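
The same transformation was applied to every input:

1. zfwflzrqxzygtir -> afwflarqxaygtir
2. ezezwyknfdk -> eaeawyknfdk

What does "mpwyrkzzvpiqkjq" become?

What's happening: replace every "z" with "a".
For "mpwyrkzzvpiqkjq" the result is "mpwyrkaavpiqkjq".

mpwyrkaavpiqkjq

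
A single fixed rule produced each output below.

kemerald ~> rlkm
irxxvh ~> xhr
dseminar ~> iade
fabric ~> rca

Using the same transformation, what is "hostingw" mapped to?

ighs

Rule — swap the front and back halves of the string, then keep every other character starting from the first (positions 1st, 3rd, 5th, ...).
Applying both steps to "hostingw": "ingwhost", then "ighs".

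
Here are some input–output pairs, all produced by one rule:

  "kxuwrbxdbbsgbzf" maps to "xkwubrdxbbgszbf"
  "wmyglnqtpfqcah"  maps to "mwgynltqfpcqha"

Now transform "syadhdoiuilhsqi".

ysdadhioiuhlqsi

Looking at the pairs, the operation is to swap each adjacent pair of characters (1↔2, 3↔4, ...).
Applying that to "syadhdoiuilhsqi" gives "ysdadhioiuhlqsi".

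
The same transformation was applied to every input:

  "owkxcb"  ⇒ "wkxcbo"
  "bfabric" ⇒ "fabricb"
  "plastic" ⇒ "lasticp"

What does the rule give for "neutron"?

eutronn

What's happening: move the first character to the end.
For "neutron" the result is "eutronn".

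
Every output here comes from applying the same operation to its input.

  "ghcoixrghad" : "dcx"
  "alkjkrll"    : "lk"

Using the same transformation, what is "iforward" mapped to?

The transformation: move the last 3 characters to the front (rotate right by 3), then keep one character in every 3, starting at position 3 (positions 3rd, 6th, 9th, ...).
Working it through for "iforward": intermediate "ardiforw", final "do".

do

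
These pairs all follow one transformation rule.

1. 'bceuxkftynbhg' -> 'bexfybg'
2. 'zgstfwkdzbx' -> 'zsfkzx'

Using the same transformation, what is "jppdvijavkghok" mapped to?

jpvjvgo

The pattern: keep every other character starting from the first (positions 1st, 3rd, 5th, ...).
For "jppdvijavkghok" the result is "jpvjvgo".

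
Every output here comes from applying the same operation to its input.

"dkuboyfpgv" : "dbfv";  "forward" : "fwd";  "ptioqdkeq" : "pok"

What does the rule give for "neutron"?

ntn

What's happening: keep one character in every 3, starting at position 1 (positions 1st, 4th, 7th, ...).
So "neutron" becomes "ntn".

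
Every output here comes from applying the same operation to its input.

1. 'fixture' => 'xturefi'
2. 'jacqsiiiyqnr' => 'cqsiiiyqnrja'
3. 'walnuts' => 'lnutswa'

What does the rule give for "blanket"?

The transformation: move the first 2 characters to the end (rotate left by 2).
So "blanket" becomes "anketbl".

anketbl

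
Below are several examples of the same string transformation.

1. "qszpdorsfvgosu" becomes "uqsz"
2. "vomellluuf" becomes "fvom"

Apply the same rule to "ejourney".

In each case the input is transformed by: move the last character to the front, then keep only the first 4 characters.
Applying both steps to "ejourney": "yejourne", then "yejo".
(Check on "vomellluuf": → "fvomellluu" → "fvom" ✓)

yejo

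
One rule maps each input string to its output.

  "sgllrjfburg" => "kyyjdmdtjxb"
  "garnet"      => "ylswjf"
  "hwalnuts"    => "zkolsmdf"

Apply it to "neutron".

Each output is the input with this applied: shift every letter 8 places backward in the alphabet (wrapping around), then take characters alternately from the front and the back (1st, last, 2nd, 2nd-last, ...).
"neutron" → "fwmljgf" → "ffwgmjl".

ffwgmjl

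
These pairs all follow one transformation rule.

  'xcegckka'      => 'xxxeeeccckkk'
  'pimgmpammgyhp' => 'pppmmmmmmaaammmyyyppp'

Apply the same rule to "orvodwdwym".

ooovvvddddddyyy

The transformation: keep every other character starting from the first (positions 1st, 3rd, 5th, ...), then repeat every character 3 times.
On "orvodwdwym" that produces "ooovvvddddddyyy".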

=====

All of the entries above must be output word for word.

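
The same transformation was applied to every input:

1. zfwflzrqxzygtir -> afwflarqxaygtir
2. ezezwyknfdk -> eaeawyknfdk

What does "mpwyrkzzvpiqkjq" become?

What's happening: replace every "z" with "a".
For "mpwyrkzzvpiqkjq" the result is "mpwyrkaavpiqkjq".

mpwyrkaavpiqkjq

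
A single fixed rule produced each output below.

kemerald ~> rlkm
irxxvh ~> xhr
dseminar ~> iade
fabric ~> rca

Using the same transformation, what is "hostingw" mapped to?

ighs

Rule — swap the front and back halves of the string, then keep every other character starting from the first (positions 1st, 3rd, 5th, ...).
Applying both steps to "hostingw": "ingwhost", then "ighs".

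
Here are some input–output pairs, all produced by one rule:

  "kxuwrbxdbbsgbzf" maps to "xkwubrdxbbgszbf"
  "wmyglnqtpfqcah"  maps to "mwgynltqfpcqha"

Now transform "syadhdoiuilhsqi".

ysdadhioiuhlqsi

Looking at the pairs, the operation is to swap each adjacent pair of characters (1↔2, 3↔4, ...).
Applying that to "syadhdoiuilhsqi" gives "ysdadhioiuhlqsi".

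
The same transformation was applied to every input:

  "owkxcb"  ⇒ "wkxcbo"
  "bfabric" ⇒ "fabricb"
  "plastic" ⇒ "lasticp"

What does the rule give for "neutron"?

eutronn

What's happening: move the first character to the end.
For "neutron" the result is "eutronn".

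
Every output here comes from applying the same operation to its input.

  "ghcoixrghad" : "dcx"
  "alkjkrll"    : "lk"

Using the same transformation, what is "iforward" mapped to?

The transformation: move the last 3 characters to the front (rotate right by 3), then keep one character in every 3, starting at position 3 (positions 3rd, 6th, 9th, ...).
Working it through for "iforward": intermediate "ardiforw", final "do".

do

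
These pairs all follow one transformation rule.

1. 'bceuxkftynbhg' -> 'bexfybg'
2. 'zgstfwkdzbx' -> 'zsfkzx'

Using the same transformation, what is "jppdvijavkghok" mapped to?

jpvjvgo

The pattern: keep every other character starting from the first (positions 1st, 3rd, 5th, ...).
For "jppdvijavkghok" the result is "jpvjvgo".

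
Every output here comes from applying the same operation to its input.

"dkuboyfpgv" : "dbfv";  "forward" : "fwd";  "ptioqdkeq" : "pok"

What does the rule give for "neutron"?

ntn

What's happening: keep one character in every 3, starting at position 1 (positions 1st, 4th, 7th, ...).
So "neutron" becomes "ntn".

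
Every output here comes from applying the same operation to its input.

1. 'fixture' => 'xturefi'
2. 'jacqsiiiyqnr' => 'cqsiiiyqnrja'
3. 'walnuts' => 'lnutswa'

What does the rule give for "blanket"?

The transformation: move the first 2 characters to the end (rotate left by 2).
So "blanket" becomes "anketbl".

anketbl

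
Below are several examples of the same string transformation.

1. "qszpdorsfvgosu" becomes "uqsz"
2. "vomellluuf" becomes "fvom"

Apply the same rule to "ejourney".

In each case the input is transformed by: move the last character to the front, then keep only the first 4 characters.
Applying both steps to "ejourney": "yejourne", then "yejo".
(Check on "vomellluuf": → "fvomellluu" → "fvom" ✓)

yejo

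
One rule maps each input string to its output.

  "sgllrjfburg" => "kyyjdmdtjxb"
  "garnet"      => "ylswjf"
  "hwalnuts"    => "zkolsmdf"

Apply it to "neutron".

Each output is the input with this applied: shift every letter 8 places backward in the alphabet (wrapping around), then take characters alternately from the front and the back (1st, last, 2nd, 2nd-last, ...).
"neutron" → "fwmljgf" → "ffwgmjl".

ffwgmjl

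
These pairs all follow one transformation rule.

  'xcegckka'      => 'xxxeeeccckkk'
  'pimgmpammgyhp' => 'pppmmmmmmaaammmyyyppp'

Apply the same rule to "orvodwdwym".

ooovvvddddddyyy

The transformation: keep every other character starting from the first (positions 1st, 3rd, 5th, ...), then repeat every character 3 times.
On "orvodwdwym" that produces "ooovvvddddddyyy".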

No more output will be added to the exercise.